▸ **Work to complete**: After finding the line with "Max sum subarray" in the entries below, retype exactly each line from there through the line with "6. extract_min()", including that final line.

▸ **Dataset extract**:
————

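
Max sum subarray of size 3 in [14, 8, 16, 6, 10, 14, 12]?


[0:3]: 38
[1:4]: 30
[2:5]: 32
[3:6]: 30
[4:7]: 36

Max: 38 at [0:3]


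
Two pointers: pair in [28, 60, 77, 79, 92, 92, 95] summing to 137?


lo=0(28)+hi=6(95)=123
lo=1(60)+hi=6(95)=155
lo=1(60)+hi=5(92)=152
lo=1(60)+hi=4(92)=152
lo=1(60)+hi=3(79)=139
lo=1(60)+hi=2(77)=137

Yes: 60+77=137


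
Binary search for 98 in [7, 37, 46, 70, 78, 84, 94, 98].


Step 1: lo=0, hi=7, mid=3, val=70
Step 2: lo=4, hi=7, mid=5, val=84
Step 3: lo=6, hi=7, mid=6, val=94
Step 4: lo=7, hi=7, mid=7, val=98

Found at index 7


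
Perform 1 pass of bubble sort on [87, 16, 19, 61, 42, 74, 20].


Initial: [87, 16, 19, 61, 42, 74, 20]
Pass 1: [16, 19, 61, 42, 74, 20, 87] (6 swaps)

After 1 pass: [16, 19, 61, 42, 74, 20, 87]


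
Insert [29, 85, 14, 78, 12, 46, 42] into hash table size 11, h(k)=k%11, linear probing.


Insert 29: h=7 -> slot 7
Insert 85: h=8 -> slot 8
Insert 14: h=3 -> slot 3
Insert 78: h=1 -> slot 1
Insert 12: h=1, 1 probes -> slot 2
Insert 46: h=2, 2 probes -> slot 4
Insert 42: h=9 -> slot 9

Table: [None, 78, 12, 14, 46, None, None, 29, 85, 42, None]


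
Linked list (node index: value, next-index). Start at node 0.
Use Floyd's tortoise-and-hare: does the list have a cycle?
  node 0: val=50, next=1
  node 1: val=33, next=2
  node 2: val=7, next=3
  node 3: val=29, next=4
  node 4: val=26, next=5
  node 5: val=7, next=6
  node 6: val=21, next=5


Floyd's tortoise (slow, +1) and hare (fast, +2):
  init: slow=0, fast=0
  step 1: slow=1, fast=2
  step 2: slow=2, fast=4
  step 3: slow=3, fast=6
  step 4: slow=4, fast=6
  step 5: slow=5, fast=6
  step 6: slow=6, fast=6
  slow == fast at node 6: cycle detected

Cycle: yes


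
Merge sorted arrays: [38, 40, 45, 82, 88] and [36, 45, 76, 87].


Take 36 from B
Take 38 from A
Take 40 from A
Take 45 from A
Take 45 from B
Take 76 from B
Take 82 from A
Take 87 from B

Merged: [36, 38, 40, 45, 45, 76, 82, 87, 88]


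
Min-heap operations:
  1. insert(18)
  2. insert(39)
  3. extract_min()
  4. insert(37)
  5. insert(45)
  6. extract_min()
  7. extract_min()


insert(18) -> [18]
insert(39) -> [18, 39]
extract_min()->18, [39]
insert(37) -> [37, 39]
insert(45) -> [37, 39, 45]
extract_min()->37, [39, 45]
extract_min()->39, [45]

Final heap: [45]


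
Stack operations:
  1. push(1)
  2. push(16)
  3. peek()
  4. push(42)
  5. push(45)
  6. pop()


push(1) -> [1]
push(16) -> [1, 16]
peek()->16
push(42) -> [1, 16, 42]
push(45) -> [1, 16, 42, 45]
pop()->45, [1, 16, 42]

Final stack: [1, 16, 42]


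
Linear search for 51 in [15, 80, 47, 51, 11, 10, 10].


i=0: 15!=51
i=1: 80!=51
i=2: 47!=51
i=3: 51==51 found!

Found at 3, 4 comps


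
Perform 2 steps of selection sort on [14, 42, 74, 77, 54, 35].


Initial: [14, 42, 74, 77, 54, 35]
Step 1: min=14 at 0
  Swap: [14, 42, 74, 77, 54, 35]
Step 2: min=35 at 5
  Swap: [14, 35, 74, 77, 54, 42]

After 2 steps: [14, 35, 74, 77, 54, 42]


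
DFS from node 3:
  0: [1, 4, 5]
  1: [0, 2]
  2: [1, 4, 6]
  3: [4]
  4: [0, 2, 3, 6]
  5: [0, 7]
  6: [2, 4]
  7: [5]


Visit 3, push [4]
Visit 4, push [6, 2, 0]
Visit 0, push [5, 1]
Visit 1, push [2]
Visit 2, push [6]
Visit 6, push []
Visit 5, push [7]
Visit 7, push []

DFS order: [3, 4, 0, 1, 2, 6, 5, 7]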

————

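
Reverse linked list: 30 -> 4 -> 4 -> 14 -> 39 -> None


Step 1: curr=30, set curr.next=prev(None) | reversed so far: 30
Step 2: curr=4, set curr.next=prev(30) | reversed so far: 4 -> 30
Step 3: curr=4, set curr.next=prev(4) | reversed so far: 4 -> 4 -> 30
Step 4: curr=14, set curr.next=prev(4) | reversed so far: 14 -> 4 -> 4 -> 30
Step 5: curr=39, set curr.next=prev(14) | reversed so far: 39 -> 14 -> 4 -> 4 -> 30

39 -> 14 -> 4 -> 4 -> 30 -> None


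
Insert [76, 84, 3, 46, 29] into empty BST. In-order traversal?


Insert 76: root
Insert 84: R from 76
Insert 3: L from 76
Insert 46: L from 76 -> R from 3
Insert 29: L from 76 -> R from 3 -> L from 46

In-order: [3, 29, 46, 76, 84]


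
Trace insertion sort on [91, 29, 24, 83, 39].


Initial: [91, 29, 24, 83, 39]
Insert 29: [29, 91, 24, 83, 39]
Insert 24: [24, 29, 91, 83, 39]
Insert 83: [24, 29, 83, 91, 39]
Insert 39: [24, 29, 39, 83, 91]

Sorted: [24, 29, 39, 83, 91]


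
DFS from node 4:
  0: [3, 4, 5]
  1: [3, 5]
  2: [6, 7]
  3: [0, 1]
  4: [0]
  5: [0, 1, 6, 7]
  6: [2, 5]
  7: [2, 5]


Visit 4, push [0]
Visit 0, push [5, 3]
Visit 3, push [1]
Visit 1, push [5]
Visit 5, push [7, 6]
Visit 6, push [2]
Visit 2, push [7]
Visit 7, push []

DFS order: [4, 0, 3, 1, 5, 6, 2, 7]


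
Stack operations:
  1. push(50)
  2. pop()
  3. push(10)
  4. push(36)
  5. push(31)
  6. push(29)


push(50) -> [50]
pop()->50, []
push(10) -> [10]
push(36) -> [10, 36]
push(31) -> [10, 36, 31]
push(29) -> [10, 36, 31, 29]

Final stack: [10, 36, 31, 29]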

————

▸ **Solution for this exercise**:
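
Max sum subarray of size 3 in [14, 8, 16, 6, 10, 14, 12]?


[0:3]: 38
[1:4]: 30
[2:5]: 32
[3:6]: 30
[4:7]: 36

Max: 38 at [0:3]


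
Two pointers: pair in [28, 60, 77, 79, 92, 92, 95] summing to 137?


lo=0(28)+hi=6(95)=123
lo=1(60)+hi=6(95)=155
lo=1(60)+hi=5(92)=152
lo=1(60)+hi=4(92)=152
lo=1(60)+hi=3(79)=139
lo=1(60)+hi=2(77)=137

Yes: 60+77=137


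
Binary search for 98 in [7, 37, 46, 70, 78, 84, 94, 98].


Step 1: lo=0, hi=7, mid=3, val=70
Step 2: lo=4, hi=7, mid=5, val=84
Step 3: lo=6, hi=7, mid=6, val=94
Step 4: lo=7, hi=7, mid=7, val=98

Found at index 7


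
Perform 1 pass of bubble sort on [87, 16, 19, 61, 42, 74, 20].


Initial: [87, 16, 19, 61, 42, 74, 20]
Pass 1: [16, 19, 61, 42, 74, 20, 87] (6 swaps)

After 1 pass: [16, 19, 61, 42, 74, 20, 87]


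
Insert [29, 85, 14, 78, 12, 46, 42] into hash table size 11, h(k)=k%11, linear probing.


Insert 29: h=7 -> slot 7
Insert 85: h=8 -> slot 8
Insert 14: h=3 -> slot 3
Insert 78: h=1 -> slot 1
Insert 12: h=1, 1 probes -> slot 2
Insert 46: h=2, 2 probes -> slot 4
Insert 42: h=9 -> slot 9

Table: [None, 78, 12, 14, 46, None, None, 29, 85, 42, None]


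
Linked list (node index: value, next-index). Start at node 0.
Use Floyd's tortoise-and-hare: does the list have a cycle?
  node 0: val=50, next=1
  node 1: val=33, next=2
  node 2: val=7, next=3
  node 3: val=29, next=4
  node 4: val=26, next=5
  node 5: val=7, next=6
  node 6: val=21, next=5


Floyd's tortoise (slow, +1) and hare (fast, +2):
  init: slow=0, fast=0
  step 1: slow=1, fast=2
  step 2: slow=2, fast=4
  step 3: slow=3, fast=6
  step 4: slow=4, fast=6
  step 5: slow=5, fast=6
  step 6: slow=6, fast=6
  slow == fast at node 6: cycle detected

Cycle: yes


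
Merge sorted arrays: [38, 40, 45, 82, 88] and [36, 45, 76, 87].


Take 36 from B
Take 38 from A
Take 40 from A
Take 45 from A
Take 45 from B
Take 76 from B
Take 82 from A
Take 87 from B

Merged: [36, 38, 40, 45, 45, 76, 82, 87, 88]


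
Min-heap operations:
  1. insert(18)
  2. insert(39)
  3. extract_min()
  4. insert(37)
  5. insert(45)
  6. extract_min()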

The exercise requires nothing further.